Work to complete: Below this line is a set of entries; quote exactly the lines from the line that contains "In Thornfield County, lien" to the line that contains "Each lien is", both lines included.

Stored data
_ _ _ _ _ _ _
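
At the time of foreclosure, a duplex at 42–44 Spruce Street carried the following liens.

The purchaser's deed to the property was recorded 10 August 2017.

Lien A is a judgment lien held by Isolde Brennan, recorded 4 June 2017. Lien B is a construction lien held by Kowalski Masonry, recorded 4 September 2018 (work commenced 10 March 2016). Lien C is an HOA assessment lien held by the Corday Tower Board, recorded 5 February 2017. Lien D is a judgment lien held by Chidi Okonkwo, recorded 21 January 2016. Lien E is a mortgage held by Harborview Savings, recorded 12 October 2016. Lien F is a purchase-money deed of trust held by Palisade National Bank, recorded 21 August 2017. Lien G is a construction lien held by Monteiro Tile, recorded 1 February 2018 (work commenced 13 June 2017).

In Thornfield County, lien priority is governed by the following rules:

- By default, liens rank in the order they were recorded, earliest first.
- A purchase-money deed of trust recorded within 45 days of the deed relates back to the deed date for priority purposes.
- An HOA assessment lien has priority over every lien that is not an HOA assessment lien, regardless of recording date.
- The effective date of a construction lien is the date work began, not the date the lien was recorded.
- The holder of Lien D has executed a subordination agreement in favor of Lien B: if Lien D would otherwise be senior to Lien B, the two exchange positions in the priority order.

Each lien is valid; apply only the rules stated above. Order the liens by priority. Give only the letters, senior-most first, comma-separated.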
_ _ _ _ _ _ _
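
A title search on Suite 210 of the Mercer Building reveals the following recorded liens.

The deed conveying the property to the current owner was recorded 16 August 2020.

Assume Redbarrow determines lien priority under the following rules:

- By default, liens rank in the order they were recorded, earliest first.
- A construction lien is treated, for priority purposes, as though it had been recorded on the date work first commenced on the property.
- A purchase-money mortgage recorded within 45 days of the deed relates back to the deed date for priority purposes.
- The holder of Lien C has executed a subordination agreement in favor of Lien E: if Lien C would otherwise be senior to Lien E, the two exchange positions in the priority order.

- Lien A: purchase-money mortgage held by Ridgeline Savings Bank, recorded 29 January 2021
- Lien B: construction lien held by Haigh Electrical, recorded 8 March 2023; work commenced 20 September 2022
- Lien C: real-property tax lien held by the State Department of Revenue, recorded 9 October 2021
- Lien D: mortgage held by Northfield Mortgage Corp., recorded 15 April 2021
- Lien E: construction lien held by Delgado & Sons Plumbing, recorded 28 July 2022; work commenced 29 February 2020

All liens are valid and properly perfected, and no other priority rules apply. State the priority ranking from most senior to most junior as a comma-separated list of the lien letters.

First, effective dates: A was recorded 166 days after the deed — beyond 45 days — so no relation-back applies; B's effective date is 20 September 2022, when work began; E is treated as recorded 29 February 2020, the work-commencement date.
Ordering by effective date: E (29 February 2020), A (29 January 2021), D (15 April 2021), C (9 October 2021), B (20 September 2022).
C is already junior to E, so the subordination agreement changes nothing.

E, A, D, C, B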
_ _ _ _ _ _ _
Response for this exercise:
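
In Thornfield County, lien priority is governed by the following rules:

- By default, liens rank in the order they were recorded, earliest first.
- A purchase-money deed of trust recorded within 45 days of the deed relates back to the deed date for priority purposes.
- An HOA assessment lien has priority over every lien that is not an HOA assessment lien, regardless of recording date.
- The effective date of a construction lien is the date work began, not the date the lien was recorded.
- The holder of Lien D has executed a subordination agreement in favor of Lien B: if Lien D would otherwise be senior to Lien B, the two exchange positions in the priority order.

Each lien is valid; apply only the rules stated above. Order the liens by priority. Give only the letters, senior-most first, comma-separated.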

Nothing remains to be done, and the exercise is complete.